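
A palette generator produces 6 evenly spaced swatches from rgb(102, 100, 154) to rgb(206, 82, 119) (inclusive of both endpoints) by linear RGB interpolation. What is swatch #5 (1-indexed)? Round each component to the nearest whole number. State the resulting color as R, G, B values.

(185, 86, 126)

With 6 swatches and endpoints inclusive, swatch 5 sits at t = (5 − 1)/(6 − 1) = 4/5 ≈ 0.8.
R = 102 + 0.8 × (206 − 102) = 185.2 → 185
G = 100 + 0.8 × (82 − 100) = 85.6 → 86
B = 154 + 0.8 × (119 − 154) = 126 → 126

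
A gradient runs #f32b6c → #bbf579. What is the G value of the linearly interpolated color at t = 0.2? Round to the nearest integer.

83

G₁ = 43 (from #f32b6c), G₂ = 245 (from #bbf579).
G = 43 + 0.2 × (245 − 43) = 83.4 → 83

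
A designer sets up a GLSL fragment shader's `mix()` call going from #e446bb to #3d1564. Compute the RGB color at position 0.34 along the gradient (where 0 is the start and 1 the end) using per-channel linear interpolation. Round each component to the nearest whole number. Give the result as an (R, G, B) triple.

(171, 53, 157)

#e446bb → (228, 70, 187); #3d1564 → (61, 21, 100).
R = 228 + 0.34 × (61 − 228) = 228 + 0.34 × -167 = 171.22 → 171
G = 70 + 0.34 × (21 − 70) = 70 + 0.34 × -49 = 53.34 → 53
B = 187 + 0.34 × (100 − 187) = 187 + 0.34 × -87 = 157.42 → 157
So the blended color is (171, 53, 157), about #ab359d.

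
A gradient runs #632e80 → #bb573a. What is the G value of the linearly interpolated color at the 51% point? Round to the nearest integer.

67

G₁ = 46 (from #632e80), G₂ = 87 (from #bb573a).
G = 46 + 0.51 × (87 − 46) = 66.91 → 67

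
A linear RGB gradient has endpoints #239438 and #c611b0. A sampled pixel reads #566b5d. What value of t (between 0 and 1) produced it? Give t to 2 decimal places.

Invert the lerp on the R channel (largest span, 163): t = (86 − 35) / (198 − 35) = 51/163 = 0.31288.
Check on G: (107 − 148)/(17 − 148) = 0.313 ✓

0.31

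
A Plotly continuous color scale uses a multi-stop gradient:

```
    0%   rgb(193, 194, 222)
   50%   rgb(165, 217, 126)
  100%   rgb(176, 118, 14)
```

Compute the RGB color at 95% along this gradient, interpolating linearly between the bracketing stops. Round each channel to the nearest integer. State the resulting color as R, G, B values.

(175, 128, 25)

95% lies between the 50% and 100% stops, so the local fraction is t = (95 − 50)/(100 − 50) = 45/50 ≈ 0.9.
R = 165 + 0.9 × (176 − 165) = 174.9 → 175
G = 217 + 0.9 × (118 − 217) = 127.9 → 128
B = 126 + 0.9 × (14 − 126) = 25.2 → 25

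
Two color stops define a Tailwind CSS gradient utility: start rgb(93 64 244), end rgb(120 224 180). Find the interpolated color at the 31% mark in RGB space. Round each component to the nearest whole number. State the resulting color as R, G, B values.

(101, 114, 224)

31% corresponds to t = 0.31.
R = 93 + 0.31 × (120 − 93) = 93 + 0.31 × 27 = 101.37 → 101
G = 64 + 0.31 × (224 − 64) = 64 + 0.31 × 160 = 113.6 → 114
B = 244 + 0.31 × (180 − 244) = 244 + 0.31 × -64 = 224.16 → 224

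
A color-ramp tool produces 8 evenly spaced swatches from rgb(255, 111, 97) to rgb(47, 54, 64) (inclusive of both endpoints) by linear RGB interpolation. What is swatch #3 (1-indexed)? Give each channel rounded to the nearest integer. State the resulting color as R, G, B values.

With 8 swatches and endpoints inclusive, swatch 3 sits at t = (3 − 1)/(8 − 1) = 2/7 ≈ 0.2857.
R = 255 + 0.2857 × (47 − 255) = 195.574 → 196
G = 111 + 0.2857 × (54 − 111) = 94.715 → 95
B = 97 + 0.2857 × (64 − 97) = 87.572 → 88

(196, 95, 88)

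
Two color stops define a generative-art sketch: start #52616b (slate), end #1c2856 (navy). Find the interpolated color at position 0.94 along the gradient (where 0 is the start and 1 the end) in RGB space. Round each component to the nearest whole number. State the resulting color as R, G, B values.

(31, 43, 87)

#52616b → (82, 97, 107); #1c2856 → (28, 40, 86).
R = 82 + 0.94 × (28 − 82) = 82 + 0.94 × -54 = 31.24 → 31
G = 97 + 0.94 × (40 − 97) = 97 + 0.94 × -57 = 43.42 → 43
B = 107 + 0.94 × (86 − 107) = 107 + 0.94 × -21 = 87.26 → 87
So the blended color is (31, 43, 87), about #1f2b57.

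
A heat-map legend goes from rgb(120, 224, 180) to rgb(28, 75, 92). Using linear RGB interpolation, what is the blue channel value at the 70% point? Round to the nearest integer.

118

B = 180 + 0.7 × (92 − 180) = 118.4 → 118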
+--
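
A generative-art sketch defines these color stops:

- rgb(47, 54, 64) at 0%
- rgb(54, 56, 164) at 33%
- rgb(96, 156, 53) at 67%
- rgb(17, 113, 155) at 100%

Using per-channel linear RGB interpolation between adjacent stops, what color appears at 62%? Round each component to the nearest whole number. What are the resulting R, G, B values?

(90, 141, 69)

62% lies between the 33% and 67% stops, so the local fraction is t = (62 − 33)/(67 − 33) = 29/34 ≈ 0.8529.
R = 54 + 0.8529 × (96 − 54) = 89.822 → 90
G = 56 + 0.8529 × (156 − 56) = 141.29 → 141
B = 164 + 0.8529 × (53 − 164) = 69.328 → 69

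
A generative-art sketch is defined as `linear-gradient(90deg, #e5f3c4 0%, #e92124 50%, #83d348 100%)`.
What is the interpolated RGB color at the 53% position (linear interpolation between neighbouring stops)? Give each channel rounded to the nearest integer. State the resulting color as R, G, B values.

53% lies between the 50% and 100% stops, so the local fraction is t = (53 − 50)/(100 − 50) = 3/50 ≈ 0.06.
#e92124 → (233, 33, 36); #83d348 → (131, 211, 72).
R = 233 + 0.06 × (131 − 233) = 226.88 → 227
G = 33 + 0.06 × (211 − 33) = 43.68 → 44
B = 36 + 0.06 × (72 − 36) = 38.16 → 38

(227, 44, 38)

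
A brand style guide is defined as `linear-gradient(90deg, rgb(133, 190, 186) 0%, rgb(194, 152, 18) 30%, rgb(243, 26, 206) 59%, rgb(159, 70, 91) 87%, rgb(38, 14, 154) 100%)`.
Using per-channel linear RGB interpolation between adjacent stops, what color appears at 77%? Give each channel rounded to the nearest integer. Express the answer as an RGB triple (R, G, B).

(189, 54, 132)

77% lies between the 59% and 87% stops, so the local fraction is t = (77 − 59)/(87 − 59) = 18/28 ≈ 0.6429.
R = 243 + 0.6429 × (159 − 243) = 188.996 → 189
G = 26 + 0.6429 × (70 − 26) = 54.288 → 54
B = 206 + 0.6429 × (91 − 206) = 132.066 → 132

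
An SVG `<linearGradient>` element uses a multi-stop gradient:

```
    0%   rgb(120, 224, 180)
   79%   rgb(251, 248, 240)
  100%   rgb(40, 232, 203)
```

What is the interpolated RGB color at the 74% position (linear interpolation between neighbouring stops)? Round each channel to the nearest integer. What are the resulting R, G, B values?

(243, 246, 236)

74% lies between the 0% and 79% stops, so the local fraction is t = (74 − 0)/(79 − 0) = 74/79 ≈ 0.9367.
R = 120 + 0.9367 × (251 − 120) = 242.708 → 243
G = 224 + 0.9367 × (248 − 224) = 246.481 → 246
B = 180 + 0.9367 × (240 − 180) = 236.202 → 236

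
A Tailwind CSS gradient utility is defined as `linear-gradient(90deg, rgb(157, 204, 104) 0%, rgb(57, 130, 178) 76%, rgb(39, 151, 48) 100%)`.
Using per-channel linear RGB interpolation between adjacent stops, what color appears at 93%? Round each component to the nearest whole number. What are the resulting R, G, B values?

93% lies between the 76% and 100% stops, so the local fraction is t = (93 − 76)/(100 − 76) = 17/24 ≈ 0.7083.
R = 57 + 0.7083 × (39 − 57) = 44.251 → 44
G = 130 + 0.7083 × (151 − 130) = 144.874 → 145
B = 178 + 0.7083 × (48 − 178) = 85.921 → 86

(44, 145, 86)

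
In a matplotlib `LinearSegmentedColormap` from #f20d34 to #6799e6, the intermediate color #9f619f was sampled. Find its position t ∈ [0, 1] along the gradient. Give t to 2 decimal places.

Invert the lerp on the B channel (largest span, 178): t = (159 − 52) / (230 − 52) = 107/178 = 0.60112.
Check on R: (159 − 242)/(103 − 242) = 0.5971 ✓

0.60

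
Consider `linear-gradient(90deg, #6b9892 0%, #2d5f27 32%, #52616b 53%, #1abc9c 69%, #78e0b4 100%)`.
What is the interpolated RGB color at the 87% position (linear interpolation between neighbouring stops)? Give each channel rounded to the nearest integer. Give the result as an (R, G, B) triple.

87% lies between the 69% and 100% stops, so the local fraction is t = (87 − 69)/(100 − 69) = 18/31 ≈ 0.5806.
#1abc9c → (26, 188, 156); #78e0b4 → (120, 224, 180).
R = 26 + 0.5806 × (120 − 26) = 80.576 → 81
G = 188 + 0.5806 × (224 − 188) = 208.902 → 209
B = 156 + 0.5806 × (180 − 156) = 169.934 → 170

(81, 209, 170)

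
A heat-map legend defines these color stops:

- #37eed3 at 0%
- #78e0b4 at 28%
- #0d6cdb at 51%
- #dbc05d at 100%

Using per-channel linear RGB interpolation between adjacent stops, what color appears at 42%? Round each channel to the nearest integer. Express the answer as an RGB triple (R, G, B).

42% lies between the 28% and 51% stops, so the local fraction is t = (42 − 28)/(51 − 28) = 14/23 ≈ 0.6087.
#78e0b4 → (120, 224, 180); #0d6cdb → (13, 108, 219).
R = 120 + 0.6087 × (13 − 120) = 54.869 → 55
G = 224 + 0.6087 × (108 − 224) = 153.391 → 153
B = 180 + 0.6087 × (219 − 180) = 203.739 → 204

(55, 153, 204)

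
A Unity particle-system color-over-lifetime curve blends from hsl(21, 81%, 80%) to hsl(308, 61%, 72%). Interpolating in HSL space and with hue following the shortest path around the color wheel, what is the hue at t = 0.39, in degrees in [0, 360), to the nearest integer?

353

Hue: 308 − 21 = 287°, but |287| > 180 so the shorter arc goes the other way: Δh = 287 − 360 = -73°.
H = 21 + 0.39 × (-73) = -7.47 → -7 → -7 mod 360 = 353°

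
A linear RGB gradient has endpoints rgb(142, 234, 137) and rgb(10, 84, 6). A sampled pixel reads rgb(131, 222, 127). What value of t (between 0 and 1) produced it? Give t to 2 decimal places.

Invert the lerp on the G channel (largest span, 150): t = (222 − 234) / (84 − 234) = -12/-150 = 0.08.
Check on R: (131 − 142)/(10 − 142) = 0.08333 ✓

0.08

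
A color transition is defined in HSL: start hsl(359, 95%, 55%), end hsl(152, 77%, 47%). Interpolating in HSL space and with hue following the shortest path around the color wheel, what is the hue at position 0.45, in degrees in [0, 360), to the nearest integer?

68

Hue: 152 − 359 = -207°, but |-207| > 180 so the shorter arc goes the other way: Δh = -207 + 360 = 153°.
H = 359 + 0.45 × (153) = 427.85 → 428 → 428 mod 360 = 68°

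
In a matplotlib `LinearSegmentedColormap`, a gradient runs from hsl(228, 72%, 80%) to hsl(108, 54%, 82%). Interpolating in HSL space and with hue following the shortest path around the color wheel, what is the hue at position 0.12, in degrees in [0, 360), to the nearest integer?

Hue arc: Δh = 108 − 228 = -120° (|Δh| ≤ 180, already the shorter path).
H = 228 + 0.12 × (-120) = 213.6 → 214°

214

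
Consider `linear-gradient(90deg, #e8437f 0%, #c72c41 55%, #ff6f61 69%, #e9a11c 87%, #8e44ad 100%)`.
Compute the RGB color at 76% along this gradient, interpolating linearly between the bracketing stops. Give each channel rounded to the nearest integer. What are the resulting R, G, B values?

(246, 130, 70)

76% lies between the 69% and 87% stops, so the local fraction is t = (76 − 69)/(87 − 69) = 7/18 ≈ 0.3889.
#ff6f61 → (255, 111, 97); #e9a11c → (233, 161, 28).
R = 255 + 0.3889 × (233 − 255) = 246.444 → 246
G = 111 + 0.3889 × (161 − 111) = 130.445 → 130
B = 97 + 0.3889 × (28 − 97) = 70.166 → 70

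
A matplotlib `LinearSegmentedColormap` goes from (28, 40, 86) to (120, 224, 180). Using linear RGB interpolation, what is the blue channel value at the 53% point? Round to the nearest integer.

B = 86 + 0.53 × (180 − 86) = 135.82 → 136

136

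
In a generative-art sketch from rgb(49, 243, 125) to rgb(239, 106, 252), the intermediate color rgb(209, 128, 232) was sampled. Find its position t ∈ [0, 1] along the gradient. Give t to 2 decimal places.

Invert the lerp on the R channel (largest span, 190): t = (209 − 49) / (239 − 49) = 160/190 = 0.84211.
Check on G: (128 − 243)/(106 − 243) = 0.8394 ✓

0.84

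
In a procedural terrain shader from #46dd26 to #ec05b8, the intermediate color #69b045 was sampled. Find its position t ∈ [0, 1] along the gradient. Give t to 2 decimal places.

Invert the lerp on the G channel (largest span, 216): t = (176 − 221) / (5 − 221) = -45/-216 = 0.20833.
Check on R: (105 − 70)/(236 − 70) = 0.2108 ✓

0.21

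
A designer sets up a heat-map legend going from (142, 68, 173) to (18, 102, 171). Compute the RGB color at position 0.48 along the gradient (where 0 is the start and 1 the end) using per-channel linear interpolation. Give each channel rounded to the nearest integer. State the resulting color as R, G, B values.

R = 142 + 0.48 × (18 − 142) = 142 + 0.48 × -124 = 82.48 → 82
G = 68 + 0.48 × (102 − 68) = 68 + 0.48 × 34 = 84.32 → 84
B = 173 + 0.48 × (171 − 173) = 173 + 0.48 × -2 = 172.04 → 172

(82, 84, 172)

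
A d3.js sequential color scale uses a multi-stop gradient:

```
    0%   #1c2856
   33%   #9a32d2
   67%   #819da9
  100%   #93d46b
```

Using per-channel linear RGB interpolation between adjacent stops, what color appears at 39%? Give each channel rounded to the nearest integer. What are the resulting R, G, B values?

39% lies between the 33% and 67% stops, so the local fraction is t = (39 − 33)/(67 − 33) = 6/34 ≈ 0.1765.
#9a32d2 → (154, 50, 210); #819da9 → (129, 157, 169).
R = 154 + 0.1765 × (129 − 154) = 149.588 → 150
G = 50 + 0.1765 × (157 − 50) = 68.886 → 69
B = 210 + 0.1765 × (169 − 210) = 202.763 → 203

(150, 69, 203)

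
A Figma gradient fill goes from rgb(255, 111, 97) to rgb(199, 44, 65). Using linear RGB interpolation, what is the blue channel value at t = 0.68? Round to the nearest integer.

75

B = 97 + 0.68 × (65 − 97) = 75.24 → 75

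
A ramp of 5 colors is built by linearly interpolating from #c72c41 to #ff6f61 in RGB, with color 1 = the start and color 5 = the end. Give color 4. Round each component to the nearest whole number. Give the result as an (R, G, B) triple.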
+--
YOUR ASSIGNMENT:
Go through the records line by line, and copy each line that holds the string "multi".

SOLUTION FOR THIS TASK:
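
A Plotly continuous color scale uses a multi-stop gradient:
An SVG `<linearGradient>` element uses a multi-stop gradient:
A d3.js sequential color scale uses a multi-stop gradient: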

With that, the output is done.